PROBLEM DETAILS: Could you write out the line containing "The sequence below" and all the lines below it in the data, exactly, through the final one and nothing else?

PROVIDED RECORDS:
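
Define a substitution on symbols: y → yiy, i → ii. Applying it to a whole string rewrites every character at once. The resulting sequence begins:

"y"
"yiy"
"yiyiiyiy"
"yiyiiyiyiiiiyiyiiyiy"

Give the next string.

φ(yiyiiyiyiiiiyiyiiyiy) expands symbol-by-symbol to yiy ii yiy ii ii yiy ii yiy ii ii ii ii yiy ii yiy ii ii yiy ii yiy; joining the 20 pieces gives the next term.

yiyiiyiyiiiiyiyiiyiyiiiiiiiiyiyiiyiyiiiiyiyiiyiy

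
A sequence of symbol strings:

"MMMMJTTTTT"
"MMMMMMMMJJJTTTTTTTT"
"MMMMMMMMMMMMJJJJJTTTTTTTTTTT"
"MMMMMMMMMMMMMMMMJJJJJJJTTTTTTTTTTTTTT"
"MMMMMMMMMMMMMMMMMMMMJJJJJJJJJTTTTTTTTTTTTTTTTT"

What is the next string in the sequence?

MMMMMMMMMMMMMMMMMMMMMMMMJJJJJJJJJJJTTTTTTTTTTTTTTTTTTTT

The n-th term is 4n M's then 2n-1 J's then 3n+2 T's (n = 1, 2, …).
For the next term, n = 6, so the run lengths are 24, 11, 20.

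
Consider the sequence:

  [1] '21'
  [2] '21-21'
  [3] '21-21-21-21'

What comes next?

21-21-21-21-21-21-21-21

Every step duplicates the string with '-' between the halves.
So the next term is two copies of 21-21-21-21 with '-' between the halves.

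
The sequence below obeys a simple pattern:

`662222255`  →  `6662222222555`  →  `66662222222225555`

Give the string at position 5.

6666662222222222222555555

Each string has the form 6^{n} 2^{2n+1} 5^{n}, where the shown terms are n = 2, 3, 4.
At n = 6 the blocks have lengths 6, 13, 6.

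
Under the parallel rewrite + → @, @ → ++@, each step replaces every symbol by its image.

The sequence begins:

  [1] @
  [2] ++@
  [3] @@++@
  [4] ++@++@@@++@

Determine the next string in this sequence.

Expanding ++@++@@@++@: +→@, +→@, @→++@, +→@, +→@, @→++@, @→++@, @→++@, +→@, +→@, @→++@. Concatenated: @ @ ++@ @ @ ++@ ++@ ++@ @ @ ++@.

@@++@@@++@++@++@@@++@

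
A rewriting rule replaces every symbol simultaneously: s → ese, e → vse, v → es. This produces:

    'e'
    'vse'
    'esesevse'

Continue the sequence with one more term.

Expanding esesevse: e→vse, s→ese, e→vse, s→ese, e→vse, v→es, s→ese, e→vse. Concatenated: vse ese vse ese vse es ese vse.

vseesevseesevseesesevse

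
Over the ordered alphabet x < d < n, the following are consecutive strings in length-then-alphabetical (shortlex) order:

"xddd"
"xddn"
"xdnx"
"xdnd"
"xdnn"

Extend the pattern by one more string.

xnxx

Find the rightmost character of xdnn below n, bump it to the next letter, and reset everything to its right to x.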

TASK RESULT:
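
The sequence below obeys a simple pattern:

`662222255`  →  `6662222222555`  →  `66662222222225555`

Give the string at position 5.

6666662222222222222555555

Each string has the form 6^{n} 2^{2n+1} 5^{n}, where the shown terms are n = 2, 3, 4.
At n = 6 the blocks have lengths 6, 13, 6.

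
Under the parallel rewrite + → @, @ → ++@, each step replaces every symbol by its image.

The sequence begins:

  [1] @
  [2] ++@
  [3] @@++@
  [4] ++@++@@@++@

Determine the next string in this sequence.

Expanding ++@++@@@++@: +→@, +→@, @→++@, +→@, +→@, @→++@, @→++@, @→++@, +→@, +→@, @→++@. Concatenated: @ @ ++@ @ @ ++@ ++@ ++@ @ @ ++@.

@@++@@@++@++@++@@@++@

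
A rewriting rule replaces every symbol simultaneously: s → ese, e → vse, v → es. This produces:

    'e'
    'vse'
    'esesevse'

Continue the sequence with one more term.

Expanding esesevse: e→vse, s→ese, e→vse, s→ese, e→vse, v→es, s→ese, e→vse. Concatenated: vse ese vse ese vse es ese vse.

vseesevseesevseesesevse

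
Over the ordered alphabet x < d < n, the following are consecutive strings in length-then-alphabetical (shortlex) order:

"xddd"
"xddn"
"xdnx"
"xdnd"
"xdnn"

Extend the pattern by one more string.

xnxx

Find the rightmost character of xdnn below n, bump it to the next letter, and reset everything to its right to x.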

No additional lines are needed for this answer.